Looking at the records below, state how many lines include the string "takes" and add nothing further.

====

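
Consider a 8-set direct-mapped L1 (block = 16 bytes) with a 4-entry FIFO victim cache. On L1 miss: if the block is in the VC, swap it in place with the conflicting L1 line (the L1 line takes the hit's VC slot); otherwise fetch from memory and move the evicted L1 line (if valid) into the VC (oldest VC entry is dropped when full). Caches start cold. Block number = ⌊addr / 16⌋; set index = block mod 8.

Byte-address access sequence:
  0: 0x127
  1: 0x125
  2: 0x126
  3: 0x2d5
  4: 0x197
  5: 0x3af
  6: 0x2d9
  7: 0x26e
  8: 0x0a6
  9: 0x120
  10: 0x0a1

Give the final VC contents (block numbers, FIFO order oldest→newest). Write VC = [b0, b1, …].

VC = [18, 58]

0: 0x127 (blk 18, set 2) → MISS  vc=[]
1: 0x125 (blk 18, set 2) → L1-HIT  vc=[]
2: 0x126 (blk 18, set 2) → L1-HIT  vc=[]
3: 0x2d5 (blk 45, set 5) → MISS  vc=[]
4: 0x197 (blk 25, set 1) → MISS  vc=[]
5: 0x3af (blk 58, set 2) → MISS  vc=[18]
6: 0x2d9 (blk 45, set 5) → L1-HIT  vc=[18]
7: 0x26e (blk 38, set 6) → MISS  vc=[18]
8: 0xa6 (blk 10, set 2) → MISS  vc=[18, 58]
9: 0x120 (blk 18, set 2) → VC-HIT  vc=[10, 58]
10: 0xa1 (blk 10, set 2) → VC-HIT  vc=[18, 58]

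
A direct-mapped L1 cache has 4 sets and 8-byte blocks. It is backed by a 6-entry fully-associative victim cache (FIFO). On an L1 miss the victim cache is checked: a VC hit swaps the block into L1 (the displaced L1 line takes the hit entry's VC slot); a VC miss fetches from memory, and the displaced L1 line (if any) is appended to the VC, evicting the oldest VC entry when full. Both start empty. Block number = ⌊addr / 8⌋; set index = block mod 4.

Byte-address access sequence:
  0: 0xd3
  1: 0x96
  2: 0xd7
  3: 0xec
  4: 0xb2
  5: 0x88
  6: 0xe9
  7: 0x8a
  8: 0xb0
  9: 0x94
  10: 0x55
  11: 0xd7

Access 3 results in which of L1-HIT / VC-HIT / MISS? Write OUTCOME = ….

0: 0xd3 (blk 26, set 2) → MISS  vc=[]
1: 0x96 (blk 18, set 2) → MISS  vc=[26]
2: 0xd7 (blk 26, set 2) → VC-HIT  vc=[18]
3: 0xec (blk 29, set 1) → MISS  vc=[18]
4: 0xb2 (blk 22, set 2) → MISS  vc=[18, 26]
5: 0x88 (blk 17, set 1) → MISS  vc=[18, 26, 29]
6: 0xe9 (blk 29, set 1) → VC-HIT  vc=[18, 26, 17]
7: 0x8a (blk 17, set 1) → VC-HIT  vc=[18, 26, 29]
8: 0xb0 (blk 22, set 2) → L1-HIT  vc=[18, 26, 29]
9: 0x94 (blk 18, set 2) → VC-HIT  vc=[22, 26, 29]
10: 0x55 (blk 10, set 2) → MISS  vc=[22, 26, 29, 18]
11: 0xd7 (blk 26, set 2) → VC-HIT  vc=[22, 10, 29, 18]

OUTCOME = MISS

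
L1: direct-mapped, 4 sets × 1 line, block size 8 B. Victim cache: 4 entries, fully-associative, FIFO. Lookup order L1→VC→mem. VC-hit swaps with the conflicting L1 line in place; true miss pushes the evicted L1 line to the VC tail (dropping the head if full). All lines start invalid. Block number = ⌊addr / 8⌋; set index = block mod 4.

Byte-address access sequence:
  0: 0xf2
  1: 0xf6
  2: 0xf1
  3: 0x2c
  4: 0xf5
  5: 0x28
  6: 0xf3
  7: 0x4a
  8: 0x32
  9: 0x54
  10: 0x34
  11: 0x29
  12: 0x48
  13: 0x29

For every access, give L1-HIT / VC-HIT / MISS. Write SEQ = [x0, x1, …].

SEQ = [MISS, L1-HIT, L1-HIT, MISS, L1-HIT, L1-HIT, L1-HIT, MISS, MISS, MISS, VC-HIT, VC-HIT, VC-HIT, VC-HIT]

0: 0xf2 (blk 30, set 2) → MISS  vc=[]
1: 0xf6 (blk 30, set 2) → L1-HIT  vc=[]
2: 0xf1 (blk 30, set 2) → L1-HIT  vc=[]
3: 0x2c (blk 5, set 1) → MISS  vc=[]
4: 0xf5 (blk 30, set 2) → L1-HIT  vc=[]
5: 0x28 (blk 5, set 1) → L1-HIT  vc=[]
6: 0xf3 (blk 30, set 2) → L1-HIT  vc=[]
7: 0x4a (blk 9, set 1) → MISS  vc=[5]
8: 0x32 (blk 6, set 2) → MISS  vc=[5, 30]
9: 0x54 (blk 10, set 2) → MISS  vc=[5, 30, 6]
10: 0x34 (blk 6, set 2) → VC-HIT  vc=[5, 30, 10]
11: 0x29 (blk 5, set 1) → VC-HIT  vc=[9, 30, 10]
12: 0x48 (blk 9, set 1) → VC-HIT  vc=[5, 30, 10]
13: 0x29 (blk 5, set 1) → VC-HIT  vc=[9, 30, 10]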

====

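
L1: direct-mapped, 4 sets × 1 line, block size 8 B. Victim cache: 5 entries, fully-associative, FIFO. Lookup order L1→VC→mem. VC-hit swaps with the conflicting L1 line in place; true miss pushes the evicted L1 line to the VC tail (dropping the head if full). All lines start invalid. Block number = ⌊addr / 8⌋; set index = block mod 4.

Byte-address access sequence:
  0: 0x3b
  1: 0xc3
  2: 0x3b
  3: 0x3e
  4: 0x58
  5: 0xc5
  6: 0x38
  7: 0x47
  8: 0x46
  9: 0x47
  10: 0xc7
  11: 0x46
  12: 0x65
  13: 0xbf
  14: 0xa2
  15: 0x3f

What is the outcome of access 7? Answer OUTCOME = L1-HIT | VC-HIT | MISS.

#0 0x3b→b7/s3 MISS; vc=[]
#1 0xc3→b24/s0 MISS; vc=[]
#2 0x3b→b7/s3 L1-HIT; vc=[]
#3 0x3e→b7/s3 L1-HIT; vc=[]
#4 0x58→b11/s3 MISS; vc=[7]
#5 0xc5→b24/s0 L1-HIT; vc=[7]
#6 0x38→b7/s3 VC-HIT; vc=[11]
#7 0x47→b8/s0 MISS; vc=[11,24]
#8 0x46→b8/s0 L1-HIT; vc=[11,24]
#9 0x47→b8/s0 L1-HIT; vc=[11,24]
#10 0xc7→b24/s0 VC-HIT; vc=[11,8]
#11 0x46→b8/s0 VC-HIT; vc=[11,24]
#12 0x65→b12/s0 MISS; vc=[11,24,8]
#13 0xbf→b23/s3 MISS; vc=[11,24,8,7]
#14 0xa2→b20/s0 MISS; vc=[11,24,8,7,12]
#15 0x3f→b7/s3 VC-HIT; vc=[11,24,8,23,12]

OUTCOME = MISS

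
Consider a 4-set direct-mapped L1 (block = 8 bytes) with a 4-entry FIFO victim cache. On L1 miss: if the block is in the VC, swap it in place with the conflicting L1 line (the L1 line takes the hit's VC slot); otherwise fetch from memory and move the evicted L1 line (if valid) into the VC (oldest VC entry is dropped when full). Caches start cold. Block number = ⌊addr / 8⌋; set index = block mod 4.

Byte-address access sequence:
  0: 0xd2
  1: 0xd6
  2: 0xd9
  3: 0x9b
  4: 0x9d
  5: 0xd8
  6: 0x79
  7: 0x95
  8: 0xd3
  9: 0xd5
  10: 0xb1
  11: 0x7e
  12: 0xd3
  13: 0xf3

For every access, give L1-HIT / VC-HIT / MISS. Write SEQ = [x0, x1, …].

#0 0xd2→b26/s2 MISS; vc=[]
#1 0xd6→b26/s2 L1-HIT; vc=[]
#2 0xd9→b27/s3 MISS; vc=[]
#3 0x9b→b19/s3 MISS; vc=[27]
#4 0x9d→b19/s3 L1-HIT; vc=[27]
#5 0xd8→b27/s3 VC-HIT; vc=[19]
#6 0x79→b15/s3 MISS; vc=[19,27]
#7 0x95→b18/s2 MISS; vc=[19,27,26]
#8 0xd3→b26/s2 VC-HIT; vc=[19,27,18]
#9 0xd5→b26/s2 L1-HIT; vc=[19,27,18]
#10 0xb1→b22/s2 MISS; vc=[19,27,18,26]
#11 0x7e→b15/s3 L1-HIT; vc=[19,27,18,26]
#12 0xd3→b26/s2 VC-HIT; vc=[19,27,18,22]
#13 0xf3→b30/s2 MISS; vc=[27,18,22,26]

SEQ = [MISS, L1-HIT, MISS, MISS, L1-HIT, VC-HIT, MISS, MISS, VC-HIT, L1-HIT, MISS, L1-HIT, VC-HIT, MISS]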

====

- Output below -
3